== Required action ==
Look through the listing below for the word "rate" and copy every line where it occurs.

______________________________

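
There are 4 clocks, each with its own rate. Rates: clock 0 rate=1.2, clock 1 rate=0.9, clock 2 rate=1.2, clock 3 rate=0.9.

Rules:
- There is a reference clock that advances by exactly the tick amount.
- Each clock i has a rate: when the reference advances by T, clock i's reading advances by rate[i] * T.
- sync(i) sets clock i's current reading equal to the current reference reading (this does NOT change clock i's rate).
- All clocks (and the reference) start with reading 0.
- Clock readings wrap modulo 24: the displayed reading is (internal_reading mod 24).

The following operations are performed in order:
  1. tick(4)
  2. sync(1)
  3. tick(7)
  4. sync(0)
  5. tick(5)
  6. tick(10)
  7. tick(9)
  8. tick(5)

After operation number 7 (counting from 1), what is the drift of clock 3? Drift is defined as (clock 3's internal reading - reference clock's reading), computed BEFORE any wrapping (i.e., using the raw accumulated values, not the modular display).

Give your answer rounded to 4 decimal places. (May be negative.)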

______________________________

== Answer to this task ==
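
There are 4 clocks, each with its own rate. Rates: clock 0 rate=1.2, clock 1 rate=0.9, clock 2 rate=1.2, clock 3 rate=0.9.
- Each clock i has a rate: when the reference advances by T, clock i's reading advances by rate[i] * T.
- sync(i) sets clock i's current reading equal to the current reference reading (this does NOT change clock i's rate).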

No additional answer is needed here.